── Data for this exercise

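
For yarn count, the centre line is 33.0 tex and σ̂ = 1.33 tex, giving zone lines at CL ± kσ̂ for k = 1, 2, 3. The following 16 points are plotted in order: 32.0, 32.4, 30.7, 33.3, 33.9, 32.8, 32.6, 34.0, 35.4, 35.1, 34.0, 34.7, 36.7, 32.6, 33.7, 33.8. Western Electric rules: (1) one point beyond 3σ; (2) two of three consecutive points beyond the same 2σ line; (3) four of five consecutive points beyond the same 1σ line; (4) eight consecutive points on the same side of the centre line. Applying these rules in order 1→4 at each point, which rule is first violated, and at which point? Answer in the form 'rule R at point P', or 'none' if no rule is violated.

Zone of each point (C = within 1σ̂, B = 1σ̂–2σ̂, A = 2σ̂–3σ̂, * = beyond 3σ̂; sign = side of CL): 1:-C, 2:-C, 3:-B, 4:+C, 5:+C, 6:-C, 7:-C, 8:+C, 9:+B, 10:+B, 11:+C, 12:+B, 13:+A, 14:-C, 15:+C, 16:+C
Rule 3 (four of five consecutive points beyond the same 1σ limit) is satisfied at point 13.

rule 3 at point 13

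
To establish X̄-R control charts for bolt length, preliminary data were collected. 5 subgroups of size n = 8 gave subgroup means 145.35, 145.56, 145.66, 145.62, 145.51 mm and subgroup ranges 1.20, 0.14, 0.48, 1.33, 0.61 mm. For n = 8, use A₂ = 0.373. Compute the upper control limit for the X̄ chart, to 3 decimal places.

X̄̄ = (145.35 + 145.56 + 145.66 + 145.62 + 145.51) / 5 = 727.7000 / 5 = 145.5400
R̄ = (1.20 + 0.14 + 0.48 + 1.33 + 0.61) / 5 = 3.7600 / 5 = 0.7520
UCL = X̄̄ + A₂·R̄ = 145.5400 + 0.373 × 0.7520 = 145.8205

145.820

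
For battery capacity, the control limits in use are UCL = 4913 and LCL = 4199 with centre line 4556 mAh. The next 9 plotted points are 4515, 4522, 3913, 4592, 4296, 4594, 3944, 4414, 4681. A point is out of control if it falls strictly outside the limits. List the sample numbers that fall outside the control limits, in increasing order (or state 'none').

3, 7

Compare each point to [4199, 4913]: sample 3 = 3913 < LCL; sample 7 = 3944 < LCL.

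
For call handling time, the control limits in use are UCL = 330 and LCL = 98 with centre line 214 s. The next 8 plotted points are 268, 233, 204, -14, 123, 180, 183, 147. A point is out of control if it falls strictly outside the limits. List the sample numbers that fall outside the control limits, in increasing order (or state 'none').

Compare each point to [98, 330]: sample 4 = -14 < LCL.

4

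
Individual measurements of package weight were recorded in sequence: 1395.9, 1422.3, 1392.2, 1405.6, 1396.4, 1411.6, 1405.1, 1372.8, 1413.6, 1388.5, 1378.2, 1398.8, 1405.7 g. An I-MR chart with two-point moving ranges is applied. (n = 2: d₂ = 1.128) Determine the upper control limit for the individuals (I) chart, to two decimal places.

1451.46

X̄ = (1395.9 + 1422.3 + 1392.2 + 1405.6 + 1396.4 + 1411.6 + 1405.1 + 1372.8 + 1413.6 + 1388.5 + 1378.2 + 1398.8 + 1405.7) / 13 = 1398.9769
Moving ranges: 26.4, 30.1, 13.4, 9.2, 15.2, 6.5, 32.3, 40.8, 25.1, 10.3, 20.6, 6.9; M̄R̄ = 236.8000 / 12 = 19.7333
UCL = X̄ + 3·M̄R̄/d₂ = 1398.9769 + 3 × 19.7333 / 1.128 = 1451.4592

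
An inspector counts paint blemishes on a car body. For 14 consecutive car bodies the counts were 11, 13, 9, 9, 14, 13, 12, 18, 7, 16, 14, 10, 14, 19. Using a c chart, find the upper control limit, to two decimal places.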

────

* [Required action]
Write every line of the entries again, word for word.

* [Task solution]
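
For yarn count, the centre line is 33.0 tex and σ̂ = 1.33 tex, giving zone lines at CL ± kσ̂ for k = 1, 2, 3. The following 16 points are plotted in order: 32.0, 32.4, 30.7, 33.3, 33.9, 32.8, 32.6, 34.0, 35.4, 35.1, 34.0, 34.7, 36.7, 32.6, 33.7, 33.8. Western Electric rules: (1) one point beyond 3σ; (2) two of three consecutive points beyond the same 2σ line; (3) four of five consecutive points beyond the same 1σ line; (4) eight consecutive points on the same side of the centre line. Applying these rules in order 1→4 at each point, which rule is first violated, and at which point? Answer in the form 'rule R at point P', or 'none' if no rule is violated.

Zone of each point (C = within 1σ̂, B = 1σ̂–2σ̂, A = 2σ̂–3σ̂, * = beyond 3σ̂; sign = side of CL): 1:-C, 2:-C, 3:-B, 4:+C, 5:+C, 6:-C, 7:-C, 8:+C, 9:+B, 10:+B, 11:+C, 12:+B, 13:+A, 14:-C, 15:+C, 16:+C
Rule 3 (four of five consecutive points beyond the same 1σ limit) is satisfied at point 13.

rule 3 at point 13

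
To establish X̄-R control charts for bolt length, preliminary data were collected. 5 subgroups of size n = 8 gave subgroup means 145.35, 145.56, 145.66, 145.62, 145.51 mm and subgroup ranges 1.20, 0.14, 0.48, 1.33, 0.61 mm. For n = 8, use A₂ = 0.373. Compute the upper control limit for the X̄ chart, to 3 decimal places.

X̄̄ = (145.35 + 145.56 + 145.66 + 145.62 + 145.51) / 5 = 727.7000 / 5 = 145.5400
R̄ = (1.20 + 0.14 + 0.48 + 1.33 + 0.61) / 5 = 3.7600 / 5 = 0.7520
UCL = X̄̄ + A₂·R̄ = 145.5400 + 0.373 × 0.7520 = 145.8205

145.820

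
For battery capacity, the control limits in use are UCL = 4913 and LCL = 4199 with centre line 4556 mAh. The next 9 plotted points are 4515, 4522, 3913, 4592, 4296, 4594, 3944, 4414, 4681. A point is out of control if it falls strictly outside the limits. List the sample numbers that fall outside the control limits, in increasing order (or state 'none').

3, 7

Compare each point to [4199, 4913]: sample 3 = 3913 < LCL; sample 7 = 3944 < LCL.

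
For call handling time, the control limits in use are UCL = 330 and LCL = 98 with centre line 214 s. The next 8 plotted points are 268, 233, 204, -14, 123, 180, 183, 147. A point is out of control if it falls strictly outside the limits. List the sample numbers that fall outside the control limits, in increasing order (or state 'none').

Compare each point to [98, 330]: sample 4 = -14 < LCL.

4

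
Individual measurements of package weight were recorded in sequence: 1395.9, 1422.3, 1392.2, 1405.6, 1396.4, 1411.6, 1405.1, 1372.8, 1413.6, 1388.5, 1378.2, 1398.8, 1405.7 g. An I-MR chart with two-point moving ranges is applied. (n = 2: d₂ = 1.128) Determine the upper control limit for the individuals (I) chart, to two decimal places.

1451.46

X̄ = (1395.9 + 1422.3 + 1392.2 + 1405.6 + 1396.4 + 1411.6 + 1405.1 + 1372.8 + 1413.6 + 1388.5 + 1378.2 + 1398.8 + 1405.7) / 13 = 1398.9769
Moving ranges: 26.4, 30.1, 13.4, 9.2, 15.2, 6.5, 32.3, 40.8, 25.1, 10.3, 20.6, 6.9; M̄R̄ = 236.8000 / 12 = 19.7333
UCL = X̄ + 3·M̄R̄/d₂ = 1398.9769 + 3 × 19.7333 / 1.128 = 1451.4592

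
An inspector counts paint blemishes on a car body. For 14 consecutive car bodies the counts were 11, 13, 9, 9, 14, 13, 12, 18, 7, 16, 14, 10, 14, 19. Using a c chart, find the upper control limit, to two decimal places.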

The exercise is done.